EXERCISE – Write out all the material verbatim, line by line.

GIVEN DATA –
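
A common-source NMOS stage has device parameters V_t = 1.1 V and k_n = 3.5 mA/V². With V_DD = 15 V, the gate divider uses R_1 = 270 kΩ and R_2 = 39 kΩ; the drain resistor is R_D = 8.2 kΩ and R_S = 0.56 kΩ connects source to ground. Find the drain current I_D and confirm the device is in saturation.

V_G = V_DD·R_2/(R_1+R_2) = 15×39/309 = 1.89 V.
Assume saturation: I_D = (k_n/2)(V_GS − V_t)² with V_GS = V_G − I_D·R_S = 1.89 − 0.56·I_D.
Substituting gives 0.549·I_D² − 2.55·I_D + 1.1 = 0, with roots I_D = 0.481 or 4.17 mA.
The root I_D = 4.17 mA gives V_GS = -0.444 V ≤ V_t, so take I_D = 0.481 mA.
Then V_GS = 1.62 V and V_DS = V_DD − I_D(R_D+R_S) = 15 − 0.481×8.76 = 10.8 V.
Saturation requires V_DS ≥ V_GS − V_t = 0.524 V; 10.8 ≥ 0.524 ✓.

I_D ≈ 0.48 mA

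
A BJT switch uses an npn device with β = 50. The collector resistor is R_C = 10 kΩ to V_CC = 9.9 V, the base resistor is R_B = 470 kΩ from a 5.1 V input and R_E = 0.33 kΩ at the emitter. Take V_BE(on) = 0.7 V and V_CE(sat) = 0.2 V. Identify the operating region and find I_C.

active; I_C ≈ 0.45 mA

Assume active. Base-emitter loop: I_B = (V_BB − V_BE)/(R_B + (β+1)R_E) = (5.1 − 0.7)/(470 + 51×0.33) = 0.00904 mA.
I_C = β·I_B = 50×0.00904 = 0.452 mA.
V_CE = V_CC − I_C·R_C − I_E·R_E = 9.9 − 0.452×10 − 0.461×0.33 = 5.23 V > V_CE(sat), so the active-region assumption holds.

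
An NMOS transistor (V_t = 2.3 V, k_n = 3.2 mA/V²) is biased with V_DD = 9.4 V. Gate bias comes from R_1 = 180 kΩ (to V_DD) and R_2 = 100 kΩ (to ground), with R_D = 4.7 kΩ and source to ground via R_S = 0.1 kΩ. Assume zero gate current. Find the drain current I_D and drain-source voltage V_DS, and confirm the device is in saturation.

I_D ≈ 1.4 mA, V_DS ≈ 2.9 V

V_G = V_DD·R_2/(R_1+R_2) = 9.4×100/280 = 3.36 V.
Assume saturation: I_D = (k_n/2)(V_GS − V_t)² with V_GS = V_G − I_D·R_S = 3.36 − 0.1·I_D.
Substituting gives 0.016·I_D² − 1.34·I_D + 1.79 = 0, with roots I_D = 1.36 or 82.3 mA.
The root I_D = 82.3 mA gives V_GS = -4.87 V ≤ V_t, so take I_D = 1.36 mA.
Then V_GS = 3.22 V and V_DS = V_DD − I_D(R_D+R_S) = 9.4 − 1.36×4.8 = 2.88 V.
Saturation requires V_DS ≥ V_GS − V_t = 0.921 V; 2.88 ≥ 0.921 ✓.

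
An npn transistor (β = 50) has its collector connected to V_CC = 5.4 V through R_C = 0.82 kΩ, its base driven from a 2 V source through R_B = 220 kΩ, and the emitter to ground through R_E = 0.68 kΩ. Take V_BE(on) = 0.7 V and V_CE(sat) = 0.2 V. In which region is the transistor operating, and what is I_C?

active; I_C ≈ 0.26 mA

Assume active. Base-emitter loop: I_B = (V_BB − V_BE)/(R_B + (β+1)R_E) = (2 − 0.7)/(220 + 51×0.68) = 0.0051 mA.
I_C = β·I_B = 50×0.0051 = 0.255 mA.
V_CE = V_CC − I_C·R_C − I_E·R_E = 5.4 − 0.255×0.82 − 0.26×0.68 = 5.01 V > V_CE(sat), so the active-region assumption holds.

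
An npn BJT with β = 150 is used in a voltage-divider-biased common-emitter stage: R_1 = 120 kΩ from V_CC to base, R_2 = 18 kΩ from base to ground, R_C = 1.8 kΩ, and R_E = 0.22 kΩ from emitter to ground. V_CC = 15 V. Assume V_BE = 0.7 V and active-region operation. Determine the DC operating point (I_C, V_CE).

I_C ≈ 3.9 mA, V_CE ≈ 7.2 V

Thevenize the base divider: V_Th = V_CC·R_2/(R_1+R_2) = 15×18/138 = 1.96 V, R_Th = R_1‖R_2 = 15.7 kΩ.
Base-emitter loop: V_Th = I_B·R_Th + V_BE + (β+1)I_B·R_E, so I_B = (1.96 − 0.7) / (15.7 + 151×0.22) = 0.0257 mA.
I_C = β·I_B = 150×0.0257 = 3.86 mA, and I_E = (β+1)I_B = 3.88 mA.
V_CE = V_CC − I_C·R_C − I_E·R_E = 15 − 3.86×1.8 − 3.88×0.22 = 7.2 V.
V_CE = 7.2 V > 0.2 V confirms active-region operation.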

ANSWER TO THIS EXERCISE –
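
A common-source NMOS stage has device parameters V_t = 1.1 V and k_n = 3.5 mA/V². With V_DD = 15 V, the gate divider uses R_1 = 270 kΩ and R_2 = 39 kΩ; the drain resistor is R_D = 8.2 kΩ and R_S = 0.56 kΩ connects source to ground. Find the drain current I_D and confirm the device is in saturation.

V_G = V_DD·R_2/(R_1+R_2) = 15×39/309 = 1.89 V.
Assume saturation: I_D = (k_n/2)(V_GS − V_t)² with V_GS = V_G − I_D·R_S = 1.89 − 0.56·I_D.
Substituting gives 0.549·I_D² − 2.55·I_D + 1.1 = 0, with roots I_D = 0.481 or 4.17 mA.
The root I_D = 4.17 mA gives V_GS = -0.444 V ≤ V_t, so take I_D = 0.481 mA.
Then V_GS = 1.62 V and V_DS = V_DD − I_D(R_D+R_S) = 15 − 0.481×8.76 = 10.8 V.
Saturation requires V_DS ≥ V_GS − V_t = 0.524 V; 10.8 ≥ 0.524 ✓.

I_D ≈ 0.48 mA

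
A BJT switch uses an npn device with β = 50. The collector resistor is R_C = 10 kΩ to V_CC = 9.9 V, the base resistor is R_B = 470 kΩ from a 5.1 V input and R_E = 0.33 kΩ at the emitter. Take V_BE(on) = 0.7 V and V_CE(sat) = 0.2 V. Identify the operating region and find I_C.

active; I_C ≈ 0.45 mA

Assume active. Base-emitter loop: I_B = (V_BB − V_BE)/(R_B + (β+1)R_E) = (5.1 − 0.7)/(470 + 51×0.33) = 0.00904 mA.
I_C = β·I_B = 50×0.00904 = 0.452 mA.
V_CE = V_CC − I_C·R_C − I_E·R_E = 9.9 − 0.452×10 − 0.461×0.33 = 5.23 V > V_CE(sat), so the active-region assumption holds.

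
An NMOS transistor (V_t = 2.3 V, k_n = 3.2 mA/V²) is biased with V_DD = 9.4 V. Gate bias comes from R_1 = 180 kΩ (to V_DD) and R_2 = 100 kΩ (to ground), with R_D = 4.7 kΩ and source to ground via R_S = 0.1 kΩ. Assume zero gate current. Find the drain current I_D and drain-source voltage V_DS, and confirm the device is in saturation.

I_D ≈ 1.4 mA, V_DS ≈ 2.9 V

V_G = V_DD·R_2/(R_1+R_2) = 9.4×100/280 = 3.36 V.
Assume saturation: I_D = (k_n/2)(V_GS − V_t)² with V_GS = V_G − I_D·R_S = 3.36 − 0.1·I_D.
Substituting gives 0.016·I_D² − 1.34·I_D + 1.79 = 0, with roots I_D = 1.36 or 82.3 mA.
The root I_D = 82.3 mA gives V_GS = -4.87 V ≤ V_t, so take I_D = 1.36 mA.
Then V_GS = 3.22 V and V_DS = V_DD − I_D(R_D+R_S) = 9.4 − 1.36×4.8 = 2.88 V.
Saturation requires V_DS ≥ V_GS − V_t = 0.921 V; 2.88 ≥ 0.921 ✓.

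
An npn transistor (β = 50) has its collector connected to V_CC = 5.4 V through R_C = 0.82 kΩ, its base driven from a 2 V source through R_B = 220 kΩ, and the emitter to ground through R_E = 0.68 kΩ. Take V_BE(on) = 0.7 V and V_CE(sat) = 0.2 V. In which region is the transistor operating, and what is I_C?

active; I_C ≈ 0.26 mA

Assume active. Base-emitter loop: I_B = (V_BB − V_BE)/(R_B + (β+1)R_E) = (2 − 0.7)/(220 + 51×0.68) = 0.0051 mA.
I_C = β·I_B = 50×0.0051 = 0.255 mA.
V_CE = V_CC − I_C·R_C − I_E·R_E = 5.4 − 0.255×0.82 − 0.26×0.68 = 5.01 V > V_CE(sat), so the active-region assumption holds.

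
An npn BJT with β = 150 is used in a voltage-divider-biased common-emitter stage: R_1 = 120 kΩ from V_CC to base, R_2 = 18 kΩ from base to ground, R_C = 1.8 kΩ, and R_E = 0.22 kΩ from emitter to ground. V_CC = 15 V. Assume V_BE = 0.7 V and active-region operation. Determine the DC operating point (I_C, V_CE).

I_C ≈ 3.9 mA, V_CE ≈ 7.2 V

Thevenize the base divider: V_Th = V_CC·R_2/(R_1+R_2) = 15×18/138 = 1.96 V, R_Th = R_1‖R_2 = 15.7 kΩ.
Base-emitter loop: V_Th = I_B·R_Th + V_BE + (β+1)I_B·R_E, so I_B = (1.96 − 0.7) / (15.7 + 151×0.22) = 0.0257 mA.
I_C = β·I_B = 150×0.0257 = 3.86 mA, and I_E = (β+1)I_B = 3.88 mA.
V_CE = V_CC − I_C·R_C − I_E·R_E = 15 − 3.86×1.8 − 3.88×0.22 = 7.2 V.
V_CE = 7.2 V > 0.2 V confirms active-region operation.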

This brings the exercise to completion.